Work request. Scan the records beneath this line for the line holding "Let S(Y) = U(0, Y)*Y" and the line holding "Answer: -77755", then transcribe exactly those two and all lines between.
(Data in this exercise begins)
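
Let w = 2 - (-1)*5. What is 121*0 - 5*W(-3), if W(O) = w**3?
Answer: -1715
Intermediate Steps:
w = 7 (w = 2 - 1*(-5) = 2 + 5 = 7)
W(O) = 343 (W(O) = 7**3 = 343)
121*0 - 5*W(-3) = 121*0 - 5*343 = 0 - 1715 = -1715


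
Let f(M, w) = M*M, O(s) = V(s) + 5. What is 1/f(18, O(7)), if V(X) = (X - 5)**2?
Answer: 1/324 ≈ 0.0030864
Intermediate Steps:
V(X) = (-5 + X)**2
O(s) = 5 + (-5 + s)**2 (O(s) = (-5 + s)**2 + 5 = 5 + (-5 + s)**2)
f(M, w) = M**2
1/f(18, O(7)) = 1/(18**2) = 1/324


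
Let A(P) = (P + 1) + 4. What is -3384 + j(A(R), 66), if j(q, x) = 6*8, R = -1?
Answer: -3336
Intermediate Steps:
A(P) = 5 + P (A(P) = (1 + P) + 4 = 5 + P)
j(q, x) = 48
-3384 + j(A(R), 66) = -3384 + 48 = -3336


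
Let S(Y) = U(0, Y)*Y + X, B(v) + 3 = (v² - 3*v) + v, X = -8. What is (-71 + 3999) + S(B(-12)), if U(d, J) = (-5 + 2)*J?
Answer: -77755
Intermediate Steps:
U(d, J) = -3*J
B(v) = -3 + v² - 2*v (B(v) = -3 + ((v² - 3*v) + v) = -3 + (v² - 2*v) = -3 + v² - 2*v)
S(Y) = -8 - 3*Y² (S(Y) = (-3*Y)*Y - 8 = -3*Y² - 8 = -8 - 3*Y²)
(-71 + 3999) + S(B(-12)) = (-71 + 3999) + (-8 - 3*(-3 + (-12)² - 2*(-12))²) = 3928 + (-8 - 3*(-3 + 144 + 24)²) = 3928 + (-8 - 3*165²) = 3928 + (-8 - 3*27225) = 3928 + (-8 - 81675) = 3928 - 81683 = -77755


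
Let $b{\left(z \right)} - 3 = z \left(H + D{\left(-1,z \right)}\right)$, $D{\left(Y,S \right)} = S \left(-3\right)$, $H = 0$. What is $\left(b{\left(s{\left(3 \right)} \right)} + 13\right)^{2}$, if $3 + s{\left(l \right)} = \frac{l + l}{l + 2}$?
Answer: $\frac{24649}{625} \approx 39.438$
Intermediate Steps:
$D{\left(Y,S \right)} = - 3 S$
$s{\left(l \right)} = -3 + \frac{2 l}{2 + l}$ ($s{\left(l \right)} = -3 + \frac{l + l}{l + 2} = -3 + \frac{2 l}{2 + l}$)
$b{\left(z \right)} = 3 - 3 z^{2}$ ($b{\left(z \right)} = 3 + z \left(0 - 3 z\right) = 3 + z \left(- 3 z\right) = 3 - 3 z^{2}$)
$\left(b{\left(s{\left(3 \right)} \right)} + 13\right)^{2} = \left(\left(3 - 3 \left(\frac{-6 - 3}{2 + 3}\right)^{2}\right) + 13\right)^{2} = \left(\left(3 - 3 \left(\frac{-6 - 3}{5}\right)^{2}\right) + 13\right)^{2} = \left(\left(3 - 3 \left(\frac{1}{5} \left(-9\right)\right)^{2}\right) + 13\right)^{2} = \left(\left(3 - 3 \left(- \frac{9}{5}\right)^{2}\right) + 13\right)^{2} = \left(\left(3 - \frac{243}{25}\right) + 13\right)^{2} = \left(- \frac{168}{25} + 13\right)^{2} = \left(\frac{157}{25}\right)^{2} = \frac{24649}{625}$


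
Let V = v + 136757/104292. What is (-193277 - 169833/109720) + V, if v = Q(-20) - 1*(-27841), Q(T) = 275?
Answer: -472481631670459/2860729560 ≈ -1.6516e+5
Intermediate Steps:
v = 28116 (v = 275 - 1*(-27841) = 275 + 27841 = 28116)
V = 2932410629/104292 (V = 28116 + 136757/104292 = 2932410629/104292 ≈ 28117.)
(-193277 - 169833/109720) + V = (-193277 - 169833/109720) + 2932410629/104292 = -21206522273/109720 + 2932410629/104292 = -472481631670459/2860729560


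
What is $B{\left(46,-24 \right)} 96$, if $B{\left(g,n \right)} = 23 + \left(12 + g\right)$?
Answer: $7776$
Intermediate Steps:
$B{\left(g,n \right)} = 35 + g$
$B{\left(46,-24 \right)} 96 = \left(35 + 46\right) 96 = 81 \cdot 96 = 7776$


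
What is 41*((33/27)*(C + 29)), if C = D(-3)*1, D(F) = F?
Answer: 11726/9 ≈ 1302.9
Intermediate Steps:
C = -3 (C = -3*1 = -3)
41*((33/27)*(C + 29)) = 41*((33/27)*(-3 + 29)) = 41*((33*(1/27))*26) = 41*((11/9)*26) = 41*(286/9) = 11726/9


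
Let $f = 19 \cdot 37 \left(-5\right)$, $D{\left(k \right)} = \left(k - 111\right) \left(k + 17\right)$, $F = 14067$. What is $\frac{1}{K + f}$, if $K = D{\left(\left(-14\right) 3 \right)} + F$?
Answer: $\frac{1}{14377} \approx 6.9556 \cdot 10^{-5}$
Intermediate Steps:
$D{\left(k \right)} = \left(-111 + k\right) \left(17 + k\right)$
$f = -3515$ ($f = 703 \left(-5\right) = -3515$)
$K = 17892$ ($K = \left(-1887 + \left(\left(-14\right) 3\right)^{2} - 94 \left(\left(-14\right) 3\right)\right) + 14067 = \left(-1887 + \left(-42\right)^{2} - -3948\right) + 14067 = \left(-1887 + 1764 + 3948\right) + 14067 = 3825 + 14067 = 17892$)
$\frac{1}{K + f} = \frac{1}{17892 - 3515} = \frac{1}{14377}$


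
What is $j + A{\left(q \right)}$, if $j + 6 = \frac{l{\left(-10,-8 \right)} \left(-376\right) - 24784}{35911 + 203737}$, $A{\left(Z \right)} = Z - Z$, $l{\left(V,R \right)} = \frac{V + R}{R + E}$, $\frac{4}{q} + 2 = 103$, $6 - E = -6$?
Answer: $- \frac{365245}{59912} \approx -6.0964$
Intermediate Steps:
$E = 12$ ($E = 6 - -6 = 6 + 6 = 12$)
$q = \frac{4}{101}$ ($q = \frac{4}{-2 + 103} = \frac{4}{101} \approx 0.039604$)
$l{\left(V,R \right)} = \frac{R + V}{12 + R}$ ($l{\left(V,R \right)} = \frac{V + R}{R + 12} = \frac{R + V}{12 + R}$)
$A{\left(Z \right)} = 0$
$j = - \frac{365245}{59912}$ ($j = -6 + \frac{\frac{-8 - 10}{12 - 8} \left(-376\right) - 24784}{35911 + 203737} = -6 + \frac{\frac{1}{4} \left(-18\right) \left(-376\right) - 24784}{239648} = -6 + \left(\frac{1}{4} \left(-18\right) \left(-376\right) - 24784\right) \frac{1}{239648} = -6 + \left(\left(- \frac{9}{2}\right) \left(-376\right) - 24784\right) \frac{1}{239648} = -6 + \left(1692 - 24784\right) \frac{1}{239648} = -6 - \frac{5773}{59912} = - \frac{365245}{59912} \approx -6.0964$)
$j + A{\left(q \right)} = - \frac{365245}{59912} + 0 = - \frac{365245}{59912}$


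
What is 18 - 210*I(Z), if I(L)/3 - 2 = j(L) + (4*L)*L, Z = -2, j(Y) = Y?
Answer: -10062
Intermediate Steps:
I(L) = 6 + 3*L + 12*L² (I(L) = 6 + 3*(L + (4*L)*L) = 6 + 3*(L + 4*L²) = 6 + (3*L + 12*L²) = 6 + 3*L + 12*L²)
18 - 210*I(Z) = 18 - 210*(6 + 3*(-2) + 12*(-2)²) = 18 - 210*(6 - 6 + 12*4) = 18 - 210*(6 - 6 + 48) = 18 - 210*48 = 18 - 10080 = -10062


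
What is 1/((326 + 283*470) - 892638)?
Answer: -1/759302 ≈ -1.3170e-6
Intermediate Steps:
1/((326 + 283*470) - 892638) = 1/((326 + 133010) - 892638) = 1/(133336 - 892638) = 1/(-759302) = -1/759302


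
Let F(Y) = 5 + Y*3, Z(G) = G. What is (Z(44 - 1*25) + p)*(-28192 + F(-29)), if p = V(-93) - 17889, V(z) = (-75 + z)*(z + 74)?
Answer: 415005772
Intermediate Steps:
F(Y) = 5 + 3*Y
V(z) = (-75 + z)*(74 + z)
p = -14697 (p = (-5550 + (-93)² - 1*(-93)) - 17889 = (-5550 + 8649 + 93) - 17889 = 3192 - 17889 = -14697)
(Z(44 - 1*25) + p)*(-28192 + F(-29)) = ((44 - 1*25) - 14697)*(-28192 + (5 + 3*(-29))) = ((44 - 25) - 14697)*(-28192 + (5 - 87)) = (19 - 14697)*(-28192 - 82) = -14678*(-28274) = 415005772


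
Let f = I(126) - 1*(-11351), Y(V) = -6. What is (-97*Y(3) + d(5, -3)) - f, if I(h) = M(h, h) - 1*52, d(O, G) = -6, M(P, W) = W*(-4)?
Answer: -10219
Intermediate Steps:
M(P, W) = -4*W
I(h) = -52 - 4*h (I(h) = -4*h - 1*52 = -4*h - 52 = -52 - 4*h)
f = 10795 (f = (-52 - 4*126) - 1*(-11351) = (-52 - 504) + 11351 = -556 + 11351 = 10795)
(-97*Y(3) + d(5, -3)) - f = (-97*(-6) - 6) - 1*10795 = (582 - 6) - 10795 = 576 - 10795 = -10219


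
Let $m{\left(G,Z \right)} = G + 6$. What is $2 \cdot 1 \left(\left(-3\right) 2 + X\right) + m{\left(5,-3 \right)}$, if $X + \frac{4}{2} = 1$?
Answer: $-3$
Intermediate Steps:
$X = -1$ ($X = -2 + 1 = -1$)
$m{\left(G,Z \right)} = 6 + G$
$2 \cdot 1 \left(\left(-3\right) 2 + X\right) + m{\left(5,-3 \right)} = 2 \cdot 1 \left(\left(-3\right) 2 - 1\right) + \left(6 + 5\right) = 2 \cdot 1 \left(-6 - 1\right) + 11 = 2 \cdot 1 \left(-7\right) + 11 = 2 \left(-7\right) + 11 = -14 + 11 = -3$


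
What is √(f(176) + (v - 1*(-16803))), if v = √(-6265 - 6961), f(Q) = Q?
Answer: √(16979 + I*√13226) ≈ 130.3 + 0.4413*I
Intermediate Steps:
v = I*√13226 (v = √(-13226) = I*√13226 ≈ 115.0*I)
√(f(176) + (v - 1*(-16803))) = √(176 + (I*√13226 - 1*(-16803))) = √(176 + (I*√13226 + 16803)) = √(176 + (16803 + I*√13226)) = √(16979 + I*√13226)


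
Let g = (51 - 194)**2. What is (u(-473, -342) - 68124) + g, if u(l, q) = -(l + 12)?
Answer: -47214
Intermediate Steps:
g = 20449 (g = (-143)**2 = 20449)
u(l, q) = -12 - l (u(l, q) = -(12 + l) = -12 - l)
(u(-473, -342) - 68124) + g = ((-12 - 1*(-473)) - 68124) + 20449 = ((-12 + 473) - 68124) + 20449 = (461 - 68124) + 20449 = -67663 + 20449 = -47214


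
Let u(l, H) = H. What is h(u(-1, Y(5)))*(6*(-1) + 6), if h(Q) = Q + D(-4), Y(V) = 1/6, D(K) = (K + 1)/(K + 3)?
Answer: 0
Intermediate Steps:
D(K) = (1 + K)/(3 + K)
Y(V) = ⅙
h(Q) = 3 + Q (h(Q) = Q + (1 - 4)/(3 - 4) = Q - 3/(-1) = Q - 1*(-3) = Q + 3 = 3 + Q)
h(u(-1, Y(5)))*(6*(-1) + 6) = (3 + ⅙)*(6*(-1) + 6) = 19*(-6 + 6)/6 = (19/6)*0 = 0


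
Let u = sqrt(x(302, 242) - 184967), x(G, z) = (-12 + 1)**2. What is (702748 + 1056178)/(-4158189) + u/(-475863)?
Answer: -1758926/4158189 - I*sqrt(184846)/475863 ≈ -0.423 - 0.00090349*I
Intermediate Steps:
x(G, z) = 121 (x(G, z) = (-11)**2 = 121)
u = I*sqrt(184846) (u = sqrt(121 - 184967) = sqrt(-184846) = I*sqrt(184846) ≈ 429.94*I)
(702748 + 1056178)/(-4158189) + u/(-475863) = (702748 + 1056178)/(-4158189) + (I*sqrt(184846))/(-475863) = 1758926*(-1/4158189) + (I*sqrt(184846))*(-1/475863) = -1758926/4158189 - I*sqrt(184846)/475863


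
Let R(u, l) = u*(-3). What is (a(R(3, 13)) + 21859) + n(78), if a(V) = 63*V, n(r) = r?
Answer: 21370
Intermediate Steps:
R(u, l) = -3*u
(a(R(3, 13)) + 21859) + n(78) = (63*(-3*3) + 21859) + 78 = (63*(-9) + 21859) + 78 = (-567 + 21859) + 78 = 21292 + 78 = 21370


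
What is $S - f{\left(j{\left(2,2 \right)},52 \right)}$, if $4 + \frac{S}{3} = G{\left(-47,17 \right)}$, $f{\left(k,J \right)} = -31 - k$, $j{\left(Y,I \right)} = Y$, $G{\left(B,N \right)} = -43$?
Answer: $-108$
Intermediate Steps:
$S = -141$ ($S = -12 + 3 \left(-43\right) = -12 - 129 = -141$)
$S - f{\left(j{\left(2,2 \right)},52 \right)} = -141 - \left(-31 - 2\right) = -141 - -33 = -141 + 33 = -108$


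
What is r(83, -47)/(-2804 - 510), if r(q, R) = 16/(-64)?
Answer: 1/13256 ≈ 7.5438e-5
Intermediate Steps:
r(q, R) = -¼ (r(q, R) = 16*(-1/64) = -¼)
r(83, -47)/(-2804 - 510) = -1/(4*(-2804 - 510)) = -¼/(-3314) = -¼*(-1/3314) = 1/13256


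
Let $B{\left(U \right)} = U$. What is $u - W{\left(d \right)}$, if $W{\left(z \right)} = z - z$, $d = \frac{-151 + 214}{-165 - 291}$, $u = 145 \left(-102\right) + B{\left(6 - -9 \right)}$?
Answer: $-14775$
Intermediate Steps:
$u = -14775$ ($u = 145 \left(-102\right) + \left(6 - -9\right) = -14790 + \left(6 + 9\right) = -14790 + 15 = -14775$)
$d = - \frac{21}{152}$ ($d = \frac{63}{-456} = 63 \left(- \frac{1}{456}\right) = - \frac{21}{152} \approx -0.13816$)
$W{\left(z \right)} = 0$
$u - W{\left(d \right)} = -14775 - 0 = -14775 + 0 = -14775$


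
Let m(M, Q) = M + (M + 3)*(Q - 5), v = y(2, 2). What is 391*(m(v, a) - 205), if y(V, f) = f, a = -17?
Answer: -122383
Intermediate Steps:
v = 2
m(M, Q) = M + (-5 + Q)*(3 + M) (m(M, Q) = M + (3 + M)*(-5 + Q) = M + (-5 + Q)*(3 + M))
391*(m(v, a) - 205) = 391*((-15 - 4*2 + 3*(-17) + 2*(-17)) - 205) = 391*((-15 - 8 - 51 - 34) - 205) = 391*(-108 - 205) = 391*(-313) = -122383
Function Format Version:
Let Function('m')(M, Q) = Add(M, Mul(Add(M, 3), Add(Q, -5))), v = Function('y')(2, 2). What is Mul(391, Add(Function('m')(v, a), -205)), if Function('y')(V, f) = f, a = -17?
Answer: -122383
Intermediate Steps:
v = 2
Function('m')(M, Q) = Add(M, Mul(Add(-5, Q), Add(3, M))) (Function('m')(M, Q) = Add(M, Mul(Add(3, M), Add(-5, Q))) = Add(M, Mul(Add(-5, Q), Add(3, M))))
Mul(391, Add(Function('m')(v, a), -205)) = Mul(391, Add(Add(-15, Mul(-4, 2), Mul(3, -17), Mul(2, -17)), -205)) = Mul(391, Add(Add(-15, -8, -51, -34), -205)) = Mul(391, Add(-108, -205)) = Mul(391, -313) = -122383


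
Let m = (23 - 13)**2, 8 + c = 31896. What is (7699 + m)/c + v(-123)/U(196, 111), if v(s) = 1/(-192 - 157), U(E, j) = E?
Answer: 133362727/545316688 ≈ 0.24456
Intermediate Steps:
c = 31888 (c = -8 + 31896 = 31888)
v(s) = -1/349 (v(s) = 1/(-349) = -1/349)
m = 100 (m = 10**2 = 100)
(7699 + m)/c + v(-123)/U(196, 111) = (7699 + 100)/31888 - 1/349/196 = 7799*(1/31888) - 1/349*1/196 = 7799/31888 - 1/68404 = 133362727/545316688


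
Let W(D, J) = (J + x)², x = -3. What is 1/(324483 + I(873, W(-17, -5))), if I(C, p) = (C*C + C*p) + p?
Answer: 1/1142548 ≈ 8.7524e-7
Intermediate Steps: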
(Data in this exercise ends)
Your response.
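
Let S(Y) = U(0, Y)*Y + X, B(v) + 3 = (v² - 3*v) + v, X = -8. What is (-71 + 3999) + S(B(-12)), if U(d, J) = (-5 + 2)*J?
Answer: -77755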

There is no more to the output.